Segment Open

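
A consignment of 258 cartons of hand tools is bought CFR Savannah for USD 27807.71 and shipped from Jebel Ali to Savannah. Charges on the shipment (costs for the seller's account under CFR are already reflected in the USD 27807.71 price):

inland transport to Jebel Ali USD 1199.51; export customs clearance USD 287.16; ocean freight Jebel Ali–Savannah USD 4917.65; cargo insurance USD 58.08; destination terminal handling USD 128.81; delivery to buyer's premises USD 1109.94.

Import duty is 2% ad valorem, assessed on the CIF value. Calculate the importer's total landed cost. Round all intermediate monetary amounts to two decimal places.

CFR: the seller pays costs through ocean freight to the destination port, but not insurance.
Already in the invoice (seller's account under CFR): inland to port, export clearance, freight — exclude.
CIF value = CFR price + insurance = 27807.71 + 58.08 = 27865.79
Import duty = 27865.79 × 2% = 557.32
Buyer bears: insurance 58.08 + destination terminal 128.81 + delivery 1109.94 + duty 557.32 = 1854.15
Landed cost = invoice 27807.71 + 1854.15 = 29661.86

Total landed cost: USD 29661.86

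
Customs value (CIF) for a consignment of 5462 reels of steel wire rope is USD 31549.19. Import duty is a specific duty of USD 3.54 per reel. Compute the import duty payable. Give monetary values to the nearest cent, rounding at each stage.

Import duty: USD 19335.48

Import duty = 5462 × 3.54 = 19335.48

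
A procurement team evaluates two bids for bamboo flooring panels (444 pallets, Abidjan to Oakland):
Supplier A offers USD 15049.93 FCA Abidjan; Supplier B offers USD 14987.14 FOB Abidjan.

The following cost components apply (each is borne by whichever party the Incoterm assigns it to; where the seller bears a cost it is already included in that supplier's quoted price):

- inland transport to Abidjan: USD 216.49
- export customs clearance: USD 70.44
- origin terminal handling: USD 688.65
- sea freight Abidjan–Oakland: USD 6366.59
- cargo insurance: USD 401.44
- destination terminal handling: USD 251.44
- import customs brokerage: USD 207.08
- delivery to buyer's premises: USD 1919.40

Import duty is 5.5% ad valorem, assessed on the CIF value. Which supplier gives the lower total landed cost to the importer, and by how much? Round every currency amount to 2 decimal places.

Supplier A (FCA):
CIF value = FCA price + origin terminal + freight + insurance = 15049.93 + 688.65 + 6366.59 + 401.44 = 22506.61
Import duty = 22506.61 × 5.5% = 1237.86
Buyer bears (A): 688.65 + 6366.59 + 401.44 + 251.44 + 207.08 + 1919.40 = 9834.60
Landed cost (A) = invoice 15049.93 + 9834.60 + duty 1237.86 = 26122.39
Supplier B (FOB):
CIF value = FOB price + freight + insurance = 14987.14 + 6366.59 + 401.44 = 21755.17
Import duty = 21755.17 × 5.5% = 1196.53
Buyer bears (B): 6366.59 + 401.44 + 251.44 + 207.08 + 1919.40 = 9145.95
Landed cost (B) = invoice 14987.14 + 9145.95 + duty 1196.53 = 25329.62
Difference = |26122.39 − 25329.62| = 792.77

Supplier B is cheaper by USD 792.77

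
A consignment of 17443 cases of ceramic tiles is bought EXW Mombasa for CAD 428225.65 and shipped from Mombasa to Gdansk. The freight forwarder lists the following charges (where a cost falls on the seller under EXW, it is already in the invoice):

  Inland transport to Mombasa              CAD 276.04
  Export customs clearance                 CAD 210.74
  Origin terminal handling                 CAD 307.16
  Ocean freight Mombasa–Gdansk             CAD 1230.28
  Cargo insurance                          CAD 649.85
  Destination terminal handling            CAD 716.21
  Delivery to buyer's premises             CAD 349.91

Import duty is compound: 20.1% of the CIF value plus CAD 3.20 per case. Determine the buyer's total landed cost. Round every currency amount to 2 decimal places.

Total landed cost: CAD 574394.28

EXW: the seller makes goods available at their premises; the buyer bears all onward costs.
CIF value = EXW price + inland to port + export clearance + origin terminal + freight + insurance = 428225.65 + 276.04 + 210.74 + 307.16 + 1230.28 + 649.85 = 430899.72
Ad valorem component: 430899.72 × 20.1% = 86610.84
Specific component: 17443 × 3.20 = 55817.60
Import duty = 86610.84 + 55817.60 = 142428.44
Buyer bears: inland to port 276.04 + export clearance 210.74 + origin terminal 307.16 + freight 1230.28 + insurance 649.85 + destination terminal 716.21 + delivery 349.91 + duty 142428.44 = 146168.63
Landed cost = invoice 428225.65 + 146168.63 = 574394.28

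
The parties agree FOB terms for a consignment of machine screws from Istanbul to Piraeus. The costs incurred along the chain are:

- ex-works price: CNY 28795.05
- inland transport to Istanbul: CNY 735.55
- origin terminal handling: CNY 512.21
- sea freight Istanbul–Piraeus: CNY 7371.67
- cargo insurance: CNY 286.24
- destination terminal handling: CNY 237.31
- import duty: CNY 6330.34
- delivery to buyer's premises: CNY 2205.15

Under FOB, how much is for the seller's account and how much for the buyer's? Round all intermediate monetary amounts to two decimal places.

FOB: the seller bears costs until goods are on board at the origin port; the buyer bears freight, insurance and all costs thereafter.
Seller's account: goods 28795.05 + inland to port 735.55 + origin terminal 512.21 = 30042.81
Buyer's account: freight 7371.67 + insurance 286.24 + destination terminal 237.31 + duty 6330.34 + delivery 2205.15 = 16430.71

Seller: CNY 30042.81; buyer: CNY 16430.71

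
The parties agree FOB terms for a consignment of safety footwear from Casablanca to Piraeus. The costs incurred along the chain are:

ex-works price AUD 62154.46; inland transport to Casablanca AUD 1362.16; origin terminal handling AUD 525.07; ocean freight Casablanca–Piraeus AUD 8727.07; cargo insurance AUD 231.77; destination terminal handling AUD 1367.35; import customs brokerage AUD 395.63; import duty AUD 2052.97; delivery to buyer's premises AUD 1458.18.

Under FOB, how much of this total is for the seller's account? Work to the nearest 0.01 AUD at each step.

Seller's account: AUD 64041.69

FOB: the seller bears costs until goods are on board at the origin port; the buyer bears freight, insurance and all costs thereafter.
Seller's account: goods 62154.46 + inland to port 1362.16 + origin terminal 525.07 = 64041.69
Buyer's account: freight 8727.07 + insurance 231.77 + destination terminal 1367.35 + brokerage 395.63 + duty 2052.97 + delivery 1458.18 = 14232.97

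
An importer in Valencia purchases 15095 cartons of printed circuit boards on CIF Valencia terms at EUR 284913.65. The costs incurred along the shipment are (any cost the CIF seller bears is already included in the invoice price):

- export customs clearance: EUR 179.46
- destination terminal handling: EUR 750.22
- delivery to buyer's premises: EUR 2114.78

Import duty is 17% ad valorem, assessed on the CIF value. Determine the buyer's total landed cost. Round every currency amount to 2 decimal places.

Total landed cost: EUR 336213.97

CIF: the seller pays costs through ocean freight and marine insurance to the destination port.
Already in the invoice (seller's account under CIF): export clearance — exclude.
The CIF price already equals the CIF value: 284913.65
Import duty = 284913.65 × 17% = 48435.32
Buyer bears: destination terminal 750.22 + delivery 2114.78 + duty 48435.32 = 51300.32
Landed cost = invoice 284913.65 + 51300.32 = 336213.97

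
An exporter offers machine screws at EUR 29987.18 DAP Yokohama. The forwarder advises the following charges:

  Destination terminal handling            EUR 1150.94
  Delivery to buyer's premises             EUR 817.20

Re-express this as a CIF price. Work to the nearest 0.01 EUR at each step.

From DAP to CIF, the seller no longer bears: destination terminal, delivery.
CIF price = 29987.18 − 1150.94 − 817.20 = 28019.04

CIF price: EUR 28019.04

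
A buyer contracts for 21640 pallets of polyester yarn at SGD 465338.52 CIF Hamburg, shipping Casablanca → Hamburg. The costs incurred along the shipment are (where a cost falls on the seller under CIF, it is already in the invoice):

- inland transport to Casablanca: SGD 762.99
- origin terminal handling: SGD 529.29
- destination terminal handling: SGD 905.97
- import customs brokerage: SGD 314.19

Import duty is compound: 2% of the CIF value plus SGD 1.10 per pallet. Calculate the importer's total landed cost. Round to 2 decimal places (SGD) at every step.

CIF: the seller pays costs through ocean freight and marine insurance to the destination port.
Already in the invoice (seller's account under CIF): inland to port, origin terminal — exclude.
The CIF price already equals the CIF value: 465338.52
Ad valorem component: 465338.52 × 2% = 9306.77
Specific component: 21640 × 1.10 = 23804.00
Import duty = 9306.77 + 23804.00 = 33110.77
Buyer bears: destination terminal 905.97 + brokerage 314.19 + duty 33110.77 = 34330.93
Landed cost = invoice 465338.52 + 34330.93 = 499669.45

Total landed cost: SGD 499669.45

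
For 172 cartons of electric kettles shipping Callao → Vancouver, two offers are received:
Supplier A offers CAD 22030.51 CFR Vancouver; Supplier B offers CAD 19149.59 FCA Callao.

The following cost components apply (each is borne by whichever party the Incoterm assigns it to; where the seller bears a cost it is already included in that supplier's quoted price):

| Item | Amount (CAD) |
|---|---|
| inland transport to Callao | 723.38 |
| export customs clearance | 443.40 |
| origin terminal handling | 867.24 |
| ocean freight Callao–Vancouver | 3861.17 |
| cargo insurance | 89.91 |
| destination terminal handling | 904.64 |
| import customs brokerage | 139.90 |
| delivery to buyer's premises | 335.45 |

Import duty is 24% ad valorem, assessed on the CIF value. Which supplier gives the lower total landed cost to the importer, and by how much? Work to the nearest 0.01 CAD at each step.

Supplier A (CFR):
CIF value = CFR price + insurance = 22030.51 + 89.91 = 22120.42
Import duty = 22120.42 × 24% = 5308.90
Buyer bears (A): 89.91 + 904.64 + 139.90 + 335.45 = 1469.90
Landed cost (A) = invoice 22030.51 + 1469.90 + duty 5308.90 = 28809.31
Supplier B (FCA):
CIF value = FCA price + origin terminal + freight + insurance = 19149.59 + 867.24 + 3861.17 + 89.91 = 23967.91
Import duty = 23967.91 × 24% = 5752.30
Buyer bears (B): 867.24 + 3861.17 + 89.91 + 904.64 + 139.90 + 335.45 = 6198.31
Landed cost (B) = invoice 19149.59 + 6198.31 + duty 5752.30 = 31100.20
Difference = |28809.31 − 31100.20| = 2290.89

Supplier A is cheaper by CAD 2290.89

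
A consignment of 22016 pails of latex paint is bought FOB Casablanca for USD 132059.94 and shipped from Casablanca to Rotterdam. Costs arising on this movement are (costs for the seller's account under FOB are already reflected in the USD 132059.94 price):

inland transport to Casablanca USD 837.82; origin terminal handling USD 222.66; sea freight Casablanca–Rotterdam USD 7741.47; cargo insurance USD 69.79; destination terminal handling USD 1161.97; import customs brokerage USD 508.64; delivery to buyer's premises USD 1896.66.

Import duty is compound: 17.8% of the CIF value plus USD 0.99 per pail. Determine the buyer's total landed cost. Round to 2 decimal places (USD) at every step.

Total landed cost: USD 190131.38

FOB: the seller bears costs until goods are on board at the origin port; the buyer bears freight, insurance and all costs thereafter.
Already in the invoice (seller's account under FOB): inland to port, origin terminal — exclude.
CIF value = FOB price + freight + insurance = 132059.94 + 7741.47 + 69.79 = 139871.20
Ad valorem component: 139871.20 × 17.8% = 24897.07
Specific component: 22016 × 0.99 = 21795.84
Import duty = 24897.07 + 21795.84 = 46692.91
Buyer bears: freight 7741.47 + insurance 69.79 + destination terminal 1161.97 + brokerage 508.64 + delivery 1896.66 + duty 46692.91 = 58071.44
Landed cost = invoice 132059.94 + 58071.44 = 190131.38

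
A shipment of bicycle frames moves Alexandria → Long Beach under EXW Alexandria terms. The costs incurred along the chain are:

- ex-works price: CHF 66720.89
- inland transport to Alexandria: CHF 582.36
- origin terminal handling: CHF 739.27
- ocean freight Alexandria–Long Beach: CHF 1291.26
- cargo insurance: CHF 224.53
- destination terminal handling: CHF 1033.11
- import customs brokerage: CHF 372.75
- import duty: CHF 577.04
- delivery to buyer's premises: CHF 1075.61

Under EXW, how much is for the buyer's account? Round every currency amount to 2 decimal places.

Buyer's account: CHF 5895.93

EXW: the seller makes goods available at their premises; the buyer bears all onward costs.
Seller's account: goods 66720.89 = 66720.89
Buyer's account: inland to port 582.36 + origin terminal 739.27 + freight 1291.26 + insurance 224.53 + destination terminal 1033.11 + brokerage 372.75 + duty 577.04 + delivery 1075.61 = 5895.93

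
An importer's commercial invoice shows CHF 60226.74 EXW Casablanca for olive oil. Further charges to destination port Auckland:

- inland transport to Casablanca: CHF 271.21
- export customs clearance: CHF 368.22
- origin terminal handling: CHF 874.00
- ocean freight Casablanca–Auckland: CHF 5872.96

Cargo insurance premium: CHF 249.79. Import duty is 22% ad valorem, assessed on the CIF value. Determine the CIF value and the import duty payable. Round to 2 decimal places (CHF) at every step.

CIF = EXW price + pre-shipment costs + freight + insurance
CIF = 60226.74 + 271.21 + 368.22 + 874.00 + 5872.96 + 249.79 = 67862.92
Import duty = 67862.92 × 22% = 14929.84

CIF value: CHF 67862.92; import duty: CHF 14929.84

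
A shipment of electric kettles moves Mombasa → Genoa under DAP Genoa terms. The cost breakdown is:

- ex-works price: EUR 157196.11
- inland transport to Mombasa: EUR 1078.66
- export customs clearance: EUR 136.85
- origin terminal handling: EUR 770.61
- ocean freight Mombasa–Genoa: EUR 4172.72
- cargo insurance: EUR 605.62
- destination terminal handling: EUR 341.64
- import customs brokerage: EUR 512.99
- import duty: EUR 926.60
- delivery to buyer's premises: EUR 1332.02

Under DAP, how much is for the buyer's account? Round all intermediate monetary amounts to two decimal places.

DAP: the seller bears all costs to the named destination except import duty and clearance.
Seller's account: goods 157196.11 + inland to port 1078.66 + export clearance 136.85 + origin terminal 770.61 + freight 4172.72 + insurance 605.62 + destination terminal 341.64 + delivery 1332.02 = 165634.23
Buyer's account: brokerage 512.99 + duty 926.60 = 1439.59

Buyer's account: EUR 1439.59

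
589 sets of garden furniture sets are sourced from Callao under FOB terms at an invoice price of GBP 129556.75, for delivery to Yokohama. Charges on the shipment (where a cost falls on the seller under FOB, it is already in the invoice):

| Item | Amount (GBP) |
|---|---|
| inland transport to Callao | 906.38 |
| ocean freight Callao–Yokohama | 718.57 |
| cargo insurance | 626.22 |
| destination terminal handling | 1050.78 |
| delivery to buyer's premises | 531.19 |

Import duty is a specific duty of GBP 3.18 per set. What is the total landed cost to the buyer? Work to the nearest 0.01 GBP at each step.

FOB: the seller bears costs until goods are on board at the origin port; the buyer bears freight, insurance and all costs thereafter.
Already in the invoice (seller's account under FOB): inland to port — exclude.
CIF value = FOB price + freight + insurance = 129556.75 + 718.57 + 626.22 = 130901.54
Import duty = 589 × 3.18 = 1873.02
Buyer bears: freight 718.57 + insurance 626.22 + destination terminal 1050.78 + delivery 531.19 + duty 1873.02 = 4799.78
Landed cost = invoice 129556.75 + 4799.78 = 134356.53

Total landed cost: GBP 134356.53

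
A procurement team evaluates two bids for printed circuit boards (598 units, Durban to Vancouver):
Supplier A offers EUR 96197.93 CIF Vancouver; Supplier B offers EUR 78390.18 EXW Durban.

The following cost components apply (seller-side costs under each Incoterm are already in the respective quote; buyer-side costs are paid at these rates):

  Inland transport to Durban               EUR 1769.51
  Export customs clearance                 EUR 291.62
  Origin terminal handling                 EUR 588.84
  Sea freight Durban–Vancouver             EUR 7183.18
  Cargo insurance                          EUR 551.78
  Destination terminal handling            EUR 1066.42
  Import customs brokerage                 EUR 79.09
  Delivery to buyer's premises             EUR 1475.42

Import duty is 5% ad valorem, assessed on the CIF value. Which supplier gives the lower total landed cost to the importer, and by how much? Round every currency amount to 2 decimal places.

Supplier A (CIF):
The CIF price already equals the CIF value: 96197.93
Import duty = 96197.93 × 5% = 4809.90
Buyer bears (A): 1066.42 + 79.09 + 1475.42 = 2620.93
Landed cost (A) = invoice 96197.93 + 2620.93 + duty 4809.90 = 103628.76
Supplier B (EXW):
CIF value = EXW price + inland to port + export clearance + origin terminal + freight + insurance = 78390.18 + 1769.51 + 291.62 + 588.84 + 7183.18 + 551.78 = 88775.11
Import duty = 88775.11 × 5% = 4438.76
Buyer bears (B): 1769.51 + 291.62 + 588.84 + 7183.18 + 551.78 + 1066.42 + 79.09 + 1475.42 = 13005.86
Landed cost (B) = invoice 78390.18 + 13005.86 + duty 4438.76 = 95834.80
Difference = |103628.76 − 95834.80| = 7793.96

Supplier B is cheaper by EUR 7793.96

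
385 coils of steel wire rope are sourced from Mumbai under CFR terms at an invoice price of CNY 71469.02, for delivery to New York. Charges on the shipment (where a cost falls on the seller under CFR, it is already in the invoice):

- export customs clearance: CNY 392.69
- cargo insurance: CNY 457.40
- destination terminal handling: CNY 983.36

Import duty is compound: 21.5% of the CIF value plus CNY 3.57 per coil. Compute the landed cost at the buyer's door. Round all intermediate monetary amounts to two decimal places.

CFR: the seller pays costs through ocean freight to the destination port, but not insurance.
Already in the invoice (seller's account under CFR): export clearance — exclude.
CIF value = CFR price + insurance = 71469.02 + 457.40 = 71926.42
Ad valorem component: 71926.42 × 21.5% = 15464.18
Specific component: 385 × 3.57 = 1374.45
Import duty = 15464.18 + 1374.45 = 16838.63
Buyer bears: insurance 457.40 + destination terminal 983.36 + duty 16838.63 = 18279.39
Landed cost = invoice 71469.02 + 18279.39 = 89748.41

Total landed cost: CNY 89748.41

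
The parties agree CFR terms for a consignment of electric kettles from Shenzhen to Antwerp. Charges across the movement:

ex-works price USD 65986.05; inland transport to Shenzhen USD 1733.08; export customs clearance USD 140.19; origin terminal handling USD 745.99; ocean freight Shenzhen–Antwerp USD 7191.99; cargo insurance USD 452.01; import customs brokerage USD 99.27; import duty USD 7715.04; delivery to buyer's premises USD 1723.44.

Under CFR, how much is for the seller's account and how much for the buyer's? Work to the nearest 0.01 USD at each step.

CFR: the seller pays costs through ocean freight to the destination port, but not insurance.
Seller's account: goods 65986.05 + inland to port 1733.08 + export clearance 140.19 + origin terminal 745.99 + freight 7191.99 = 75797.30
Buyer's account: insurance 452.01 + brokerage 99.27 + duty 7715.04 + delivery 1723.44 = 9989.76

Seller: USD 75797.30; buyer: USD 9989.76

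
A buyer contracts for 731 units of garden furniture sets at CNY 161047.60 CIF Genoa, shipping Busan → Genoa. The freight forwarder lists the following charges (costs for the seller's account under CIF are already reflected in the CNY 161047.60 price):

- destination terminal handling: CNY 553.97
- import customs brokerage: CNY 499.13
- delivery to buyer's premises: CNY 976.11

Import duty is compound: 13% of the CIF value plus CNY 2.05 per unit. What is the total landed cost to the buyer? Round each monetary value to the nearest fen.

CIF: the seller pays costs through ocean freight and marine insurance to the destination port.
The CIF price already equals the CIF value: 161047.60
Ad valorem component: 161047.60 × 13% = 20936.19
Specific component: 731 × 2.05 = 1498.55
Import duty = 20936.19 + 1498.55 = 22434.74
Buyer bears: destination terminal 553.97 + brokerage 499.13 + delivery 976.11 + duty 22434.74 = 24463.95
Landed cost = invoice 161047.60 + 24463.95 = 185511.55

Total landed cost: CNY 185511.55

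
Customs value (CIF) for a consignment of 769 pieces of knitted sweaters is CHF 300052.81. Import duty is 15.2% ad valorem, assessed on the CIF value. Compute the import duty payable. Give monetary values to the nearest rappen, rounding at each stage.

Import duty: CHF 45608.03

Import duty = 300052.81 × 15.2% = 45608.03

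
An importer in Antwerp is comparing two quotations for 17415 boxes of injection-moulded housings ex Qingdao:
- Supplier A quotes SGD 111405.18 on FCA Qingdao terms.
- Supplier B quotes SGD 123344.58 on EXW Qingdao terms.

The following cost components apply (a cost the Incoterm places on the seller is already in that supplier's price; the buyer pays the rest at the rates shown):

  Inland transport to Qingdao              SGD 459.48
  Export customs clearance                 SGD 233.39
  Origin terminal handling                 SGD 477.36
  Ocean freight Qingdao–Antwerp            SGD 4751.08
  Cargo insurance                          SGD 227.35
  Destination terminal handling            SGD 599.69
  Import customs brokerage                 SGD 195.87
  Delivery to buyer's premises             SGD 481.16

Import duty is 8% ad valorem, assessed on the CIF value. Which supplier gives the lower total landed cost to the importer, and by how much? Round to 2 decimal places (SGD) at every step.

Supplier A (FCA):
CIF value = FCA price + origin terminal + freight + insurance = 111405.18 + 477.36 + 4751.08 + 227.35 = 116860.97
Import duty = 116860.97 × 8% = 9348.88
Buyer bears (A): 477.36 + 4751.08 + 227.35 + 599.69 + 195.87 + 481.16 = 6732.51
Landed cost (A) = invoice 111405.18 + 6732.51 + duty 9348.88 = 127486.57
Supplier B (EXW):
CIF value = EXW price + inland to port + export clearance + origin terminal + freight + insurance = 123344.58 + 459.48 + 233.39 + 477.36 + 4751.08 + 227.35 = 129493.24
Import duty = 129493.24 × 8% = 10359.46
Buyer bears (B): 459.48 + 233.39 + 477.36 + 4751.08 + 227.35 + 599.69 + 195.87 + 481.16 = 7425.38
Landed cost (B) = invoice 123344.58 + 7425.38 + duty 10359.46 = 141129.42
Difference = |127486.57 − 141129.42| = 13642.85

Supplier A is cheaper by SGD 13642.85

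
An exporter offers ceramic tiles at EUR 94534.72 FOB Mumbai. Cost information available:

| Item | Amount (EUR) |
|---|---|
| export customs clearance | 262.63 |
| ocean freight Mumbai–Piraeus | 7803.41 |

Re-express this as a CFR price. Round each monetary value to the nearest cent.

CFR price: EUR 102338.13

Not relevant to the conversion: export clearance — on the seller under both FOB and CFR; already in the FOB price and stays in the CFR price.
From FOB to CFR, the seller additionally bears: freight.
CFR price = 94534.72 + 7803.41 = 102338.13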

Segment Closed

Looking at the entries above, can you reproduce exactly the lines from the one that holds "insurance | 626.22 |" through the one that holds "The following cost components apply (seller-side", and only those?

*WRITTEN SOLUTION*:
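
| cargo insurance | 626.22 |
| destination terminal handling | 1050.78 |
| delivery to buyer's premises | 531.19 |

Import duty is a specific duty of GBP 3.18 per set. What is the total landed cost to the buyer? Work to the nearest 0.01 GBP at each step.

FOB: the seller bears costs until goods are on board at the origin port; the buyer bears freight, insurance and all costs thereafter.
Already in the invoice (seller's account under FOB): inland to port — exclude.
CIF value = FOB price + freight + insurance = 129556.75 + 718.57 + 626.22 = 130901.54
Import duty = 589 × 3.18 = 1873.02
Buyer bears: freight 718.57 + insurance 626.22 + destination terminal 1050.78 + delivery 531.19 + duty 1873.02 = 4799.78
Landed cost = invoice 129556.75 + 4799.78 = 134356.53

Total landed cost: GBP 134356.53

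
A procurement team evaluates two bids for printed circuit boards (598 units, Durban to Vancouver):
Supplier A offers EUR 96197.93 CIF Vancouver; Supplier B offers EUR 78390.18 EXW Durban.

The following cost components apply (seller-side costs under each Incoterm are already in the respective quote; buyer-side costs are paid at these rates):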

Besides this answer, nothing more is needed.